__Task statement__
What you return must match the records exactly, with every line included.
○ ○ ○ ○ ○
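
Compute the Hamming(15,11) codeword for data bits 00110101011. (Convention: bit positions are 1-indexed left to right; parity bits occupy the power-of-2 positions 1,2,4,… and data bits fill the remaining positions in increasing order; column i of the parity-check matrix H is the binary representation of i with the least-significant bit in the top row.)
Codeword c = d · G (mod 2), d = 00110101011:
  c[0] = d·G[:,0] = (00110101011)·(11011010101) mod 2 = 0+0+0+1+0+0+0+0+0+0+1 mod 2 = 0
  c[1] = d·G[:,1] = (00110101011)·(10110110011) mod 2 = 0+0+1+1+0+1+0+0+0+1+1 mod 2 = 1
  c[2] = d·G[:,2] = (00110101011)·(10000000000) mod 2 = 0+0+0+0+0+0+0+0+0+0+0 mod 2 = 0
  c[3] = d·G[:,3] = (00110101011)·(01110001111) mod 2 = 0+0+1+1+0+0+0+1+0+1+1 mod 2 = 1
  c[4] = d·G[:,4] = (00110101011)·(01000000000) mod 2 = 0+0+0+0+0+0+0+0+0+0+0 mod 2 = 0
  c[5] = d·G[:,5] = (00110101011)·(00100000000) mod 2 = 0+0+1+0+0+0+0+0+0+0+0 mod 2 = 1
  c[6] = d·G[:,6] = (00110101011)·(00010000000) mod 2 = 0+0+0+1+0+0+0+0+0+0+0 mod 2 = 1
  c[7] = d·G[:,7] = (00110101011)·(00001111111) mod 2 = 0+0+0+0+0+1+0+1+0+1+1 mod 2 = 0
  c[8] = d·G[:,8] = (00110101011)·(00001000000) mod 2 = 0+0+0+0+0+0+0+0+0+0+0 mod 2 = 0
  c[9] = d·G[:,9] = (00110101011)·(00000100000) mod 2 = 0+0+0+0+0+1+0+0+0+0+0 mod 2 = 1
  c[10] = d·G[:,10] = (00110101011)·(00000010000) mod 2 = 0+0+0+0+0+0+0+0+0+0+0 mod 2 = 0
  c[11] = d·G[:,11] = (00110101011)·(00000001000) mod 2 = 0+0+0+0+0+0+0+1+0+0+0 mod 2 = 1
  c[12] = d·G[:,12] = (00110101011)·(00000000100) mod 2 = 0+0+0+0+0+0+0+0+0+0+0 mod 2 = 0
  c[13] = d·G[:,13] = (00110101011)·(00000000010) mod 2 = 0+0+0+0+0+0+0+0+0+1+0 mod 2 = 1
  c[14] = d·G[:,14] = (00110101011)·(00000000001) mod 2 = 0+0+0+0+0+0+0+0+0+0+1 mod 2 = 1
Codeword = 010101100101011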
○ ○ ○ ○ ○
__Output__
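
Compute the Hamming(15,11) codeword for data bits 00110101011. (Convention: bit positions are 1-indexed left to right; parity bits occupy the power-of-2 positions 1,2,4,… and data bits fill the remaining positions in increasing order; column i of the parity-check matrix H is the binary representation of i with the least-significant bit in the top row.)
Codeword c = d · G (mod 2), d = 00110101011:
  c[0] = d·G[:,0] = (00110101011)·(11011010101) mod 2 = 0+0+0+1+0+0+0+0+0+0+1 mod 2 = 0
  c[1] = d·G[:,1] = (00110101011)·(10110110011) mod 2 = 0+0+1+1+0+1+0+0+0+1+1 mod 2 = 1
  c[2] = d·G[:,2] = (00110101011)·(10000000000) mod 2 = 0+0+0+0+0+0+0+0+0+0+0 mod 2 = 0
  c[3] = d·G[:,3] = (00110101011)·(01110001111) mod 2 = 0+0+1+1+0+0+0+1+0+1+1 mod 2 = 1
  c[4] = d·G[:,4] = (00110101011)·(01000000000) mod 2 = 0+0+0+0+0+0+0+0+0+0+0 mod 2 = 0
  c[5] = d·G[:,5] = (00110101011)·(00100000000) mod 2 = 0+0+1+0+0+0+0+0+0+0+0 mod 2 = 1
  c[6] = d·G[:,6] = (00110101011)·(00010000000) mod 2 = 0+0+0+1+0+0+0+0+0+0+0 mod 2 = 1
  c[7] = d·G[:,7] = (00110101011)·(00001111111) mod 2 = 0+0+0+0+0+1+0+1+0+1+1 mod 2 = 0
  c[8] = d·G[:,8] = (00110101011)·(00001000000) mod 2 = 0+0+0+0+0+0+0+0+0+0+0 mod 2 = 0
  c[9] = d·G[:,9] = (00110101011)·(00000100000) mod 2 = 0+0+0+0+0+1+0+0+0+0+0 mod 2 = 1
  c[10] = d·G[:,10] = (00110101011)·(00000010000) mod 2 = 0+0+0+0+0+0+0+0+0+0+0 mod 2 = 0
  c[11] = d·G[:,11] = (00110101011)·(00000001000) mod 2 = 0+0+0+0+0+0+0+1+0+0+0 mod 2 = 1
  c[12] = d·G[:,12] = (00110101011)·(00000000100) mod 2 = 0+0+0+0+0+0+0+0+0+0+0 mod 2 = 0
  c[13] = d·G[:,13] = (00110101011)·(00000000010) mod 2 = 0+0+0+0+0+0+0+0+0+1+0 mod 2 = 1
  c[14] = d·G[:,14] = (00110101011)·(00000000001) mod 2 = 0+0+0+0+0+0+0+0+0+0+1 mod 2 = 1
Codeword = 010101100101011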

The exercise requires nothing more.